▶ [The data]:
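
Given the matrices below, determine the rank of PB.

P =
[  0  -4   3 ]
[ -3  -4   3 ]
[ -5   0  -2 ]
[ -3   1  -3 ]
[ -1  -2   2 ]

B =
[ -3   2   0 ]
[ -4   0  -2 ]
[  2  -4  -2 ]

First compute PB:
[[ 22, -12,   2],
 [ 31, -18,   2],
 [ 11,  -2,   4],
 [ -1,   6,   4],
 [ 15, -10,   0]]
Now row reduce the product.
R2 ← R2 − (31/22)·R1: [0, -12/11, -9/11]
R3 ← R3 − (1/2)·R1: [0, 4, 3]
R4 ← R4 + (1/22)·R1: [0, 60/11, 45/11]
R5 ← R5 − (15/22)·R1: [0, -20/11, -15/11]
R3 ← R3 + (11/3)·R2: [0, 0, 0]
R4 ← R4 + (5)·R2: [0, 0, 0]
R5 ← R5 − (5/3)·R2: [0, 0, 0]
2 nonzero rows, so rank(PB) = 2.

2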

▶ [What you should do]: Output each line of the material exactly, keeping every word as it appears.

▶ [The answer]:
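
Given the matrices below, determine the rank of PB.

P =
[  0  -4   3 ]
[ -3  -4   3 ]
[ -5   0  -2 ]
[ -3   1  -3 ]
[ -1  -2   2 ]

B =
[ -3   2   0 ]
[ -4   0  -2 ]
[  2  -4  -2 ]

First compute PB:
[[ 22, -12,   2],
 [ 31, -18,   2],
 [ 11,  -2,   4],
 [ -1,   6,   4],
 [ 15, -10,   0]]
Now row reduce the product.
R2 ← R2 − (31/22)·R1: [0, -12/11, -9/11]
R3 ← R3 − (1/2)·R1: [0, 4, 3]
R4 ← R4 + (1/22)·R1: [0, 60/11, 45/11]
R5 ← R5 − (15/22)·R1: [0, -20/11, -15/11]
R3 ← R3 + (11/3)·R2: [0, 0, 0]
R4 ← R4 + (5)·R2: [0, 0, 0]
R5 ← R5 − (5/3)·R2: [0, 0, 0]
2 nonzero rows, so rank(PB) = 2.

2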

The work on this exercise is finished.